* INSTRUCTIONS TO FOLLOW *
From the line containing "Consider the claimed" down to the line containing "Is it true that" in the records below, reproduce every line exactly, ends included, and omit all others.

* DATA SUPPLIED *
****************************************

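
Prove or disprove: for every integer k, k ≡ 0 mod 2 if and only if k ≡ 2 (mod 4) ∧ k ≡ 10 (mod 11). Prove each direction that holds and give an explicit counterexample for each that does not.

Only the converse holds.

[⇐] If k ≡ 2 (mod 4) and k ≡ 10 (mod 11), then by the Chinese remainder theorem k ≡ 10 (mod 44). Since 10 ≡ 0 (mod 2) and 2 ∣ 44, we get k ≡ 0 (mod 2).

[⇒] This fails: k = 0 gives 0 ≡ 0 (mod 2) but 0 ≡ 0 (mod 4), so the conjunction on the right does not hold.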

****************************************

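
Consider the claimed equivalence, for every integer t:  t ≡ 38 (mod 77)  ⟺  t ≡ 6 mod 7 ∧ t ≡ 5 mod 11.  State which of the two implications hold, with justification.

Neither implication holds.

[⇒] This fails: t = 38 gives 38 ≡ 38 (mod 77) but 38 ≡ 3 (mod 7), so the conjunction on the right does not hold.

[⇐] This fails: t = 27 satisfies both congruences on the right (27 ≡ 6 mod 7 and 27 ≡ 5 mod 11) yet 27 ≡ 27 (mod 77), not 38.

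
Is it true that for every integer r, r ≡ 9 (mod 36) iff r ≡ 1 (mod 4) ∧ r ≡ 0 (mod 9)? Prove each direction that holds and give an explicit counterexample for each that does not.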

****************************************

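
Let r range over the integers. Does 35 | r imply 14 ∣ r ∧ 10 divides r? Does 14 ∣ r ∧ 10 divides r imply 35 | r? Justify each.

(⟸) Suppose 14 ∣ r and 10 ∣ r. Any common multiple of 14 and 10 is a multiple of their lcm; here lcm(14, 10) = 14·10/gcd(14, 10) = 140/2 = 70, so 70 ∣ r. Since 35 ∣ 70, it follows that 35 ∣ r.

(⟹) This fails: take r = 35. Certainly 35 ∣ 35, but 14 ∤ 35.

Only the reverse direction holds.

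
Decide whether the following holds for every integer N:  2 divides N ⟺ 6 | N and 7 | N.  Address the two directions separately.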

****************************************

* WRITTEN RESPONSE *
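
Consider the claimed equivalence, for every integer t:  t ≡ 38 (mod 77)  ⟺  t ≡ 6 mod 7 ∧ t ≡ 5 mod 11.  State which of the two implications hold, with justification.

Neither implication holds.

[⇒] This fails: t = 38 gives 38 ≡ 38 (mod 77) but 38 ≡ 3 (mod 7), so the conjunction on the right does not hold.

[⇐] This fails: t = 27 satisfies both congruences on the right (27 ≡ 6 mod 7 and 27 ≡ 5 mod 11) yet 27 ≡ 27 (mod 77), not 38.

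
Is it true that for every integer r, r ≡ 9 (mod 36) iff r ≡ 1 (mod 4) ∧ r ≡ 0 (mod 9)? Prove each direction that holds and give an explicit counterexample for each that does not.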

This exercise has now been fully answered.